Check each line of the entries. Copy the ones that contain the string "following".

RECORDS

--

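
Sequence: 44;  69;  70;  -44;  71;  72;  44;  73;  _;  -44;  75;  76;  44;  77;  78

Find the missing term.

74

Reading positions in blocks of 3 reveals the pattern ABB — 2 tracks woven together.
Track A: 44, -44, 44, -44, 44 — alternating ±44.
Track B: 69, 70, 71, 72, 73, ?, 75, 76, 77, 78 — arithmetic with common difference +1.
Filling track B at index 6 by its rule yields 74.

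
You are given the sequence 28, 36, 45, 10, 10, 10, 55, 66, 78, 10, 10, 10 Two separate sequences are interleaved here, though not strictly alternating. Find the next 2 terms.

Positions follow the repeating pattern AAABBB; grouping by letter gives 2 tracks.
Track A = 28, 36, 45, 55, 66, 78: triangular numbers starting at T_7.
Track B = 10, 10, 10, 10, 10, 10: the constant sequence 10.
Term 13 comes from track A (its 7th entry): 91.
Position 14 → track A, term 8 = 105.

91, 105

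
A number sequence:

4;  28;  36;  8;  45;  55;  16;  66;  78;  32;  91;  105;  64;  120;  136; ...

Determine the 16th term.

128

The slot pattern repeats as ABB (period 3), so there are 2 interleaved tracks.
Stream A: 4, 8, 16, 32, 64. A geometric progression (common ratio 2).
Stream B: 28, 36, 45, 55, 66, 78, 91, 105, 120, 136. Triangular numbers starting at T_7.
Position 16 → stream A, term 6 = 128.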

--

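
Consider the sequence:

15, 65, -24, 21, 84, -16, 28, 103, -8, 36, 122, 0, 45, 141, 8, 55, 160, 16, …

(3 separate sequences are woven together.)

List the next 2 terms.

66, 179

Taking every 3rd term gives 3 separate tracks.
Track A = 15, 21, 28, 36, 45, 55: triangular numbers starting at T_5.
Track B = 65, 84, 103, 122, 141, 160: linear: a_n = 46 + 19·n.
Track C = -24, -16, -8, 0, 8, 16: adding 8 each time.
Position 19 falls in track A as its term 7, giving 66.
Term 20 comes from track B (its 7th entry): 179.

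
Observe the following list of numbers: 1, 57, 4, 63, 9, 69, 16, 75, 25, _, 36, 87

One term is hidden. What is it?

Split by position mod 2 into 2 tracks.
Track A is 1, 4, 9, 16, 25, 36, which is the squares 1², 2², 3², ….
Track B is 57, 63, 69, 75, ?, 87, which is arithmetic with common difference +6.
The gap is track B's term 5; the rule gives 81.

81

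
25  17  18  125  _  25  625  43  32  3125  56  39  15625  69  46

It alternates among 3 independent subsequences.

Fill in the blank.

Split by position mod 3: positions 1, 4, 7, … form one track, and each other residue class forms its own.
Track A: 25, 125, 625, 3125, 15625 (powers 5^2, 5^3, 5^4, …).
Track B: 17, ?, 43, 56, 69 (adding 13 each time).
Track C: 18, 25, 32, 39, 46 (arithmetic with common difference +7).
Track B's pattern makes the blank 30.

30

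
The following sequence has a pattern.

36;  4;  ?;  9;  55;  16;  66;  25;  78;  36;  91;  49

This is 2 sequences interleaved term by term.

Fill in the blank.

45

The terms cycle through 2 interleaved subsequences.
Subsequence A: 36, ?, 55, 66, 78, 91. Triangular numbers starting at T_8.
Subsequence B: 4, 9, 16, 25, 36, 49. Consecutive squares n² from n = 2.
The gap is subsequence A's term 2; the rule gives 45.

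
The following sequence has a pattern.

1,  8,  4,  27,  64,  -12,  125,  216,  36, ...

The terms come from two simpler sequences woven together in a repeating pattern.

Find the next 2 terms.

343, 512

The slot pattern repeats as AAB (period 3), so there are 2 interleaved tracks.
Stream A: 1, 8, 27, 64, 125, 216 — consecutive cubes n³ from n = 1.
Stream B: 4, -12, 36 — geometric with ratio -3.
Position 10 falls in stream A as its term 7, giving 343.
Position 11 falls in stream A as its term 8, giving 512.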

--

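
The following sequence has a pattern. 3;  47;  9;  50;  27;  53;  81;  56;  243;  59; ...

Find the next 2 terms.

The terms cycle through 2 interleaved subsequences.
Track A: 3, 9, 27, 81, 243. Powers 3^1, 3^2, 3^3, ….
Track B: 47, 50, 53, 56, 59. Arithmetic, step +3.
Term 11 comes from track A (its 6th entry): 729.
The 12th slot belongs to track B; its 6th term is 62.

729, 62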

--

ANSWER FOR THIS EXERCISE
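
Observe the following list of numbers: 1, 57, 4, 63, 9, 69, 16, 75, 25, _, 36, 87
The following sequence has a pattern.
The following sequence has a pattern.
The following sequence has a pattern. 3;  47;  9;  50;  27;  53;  81;  56;  243;  59; ...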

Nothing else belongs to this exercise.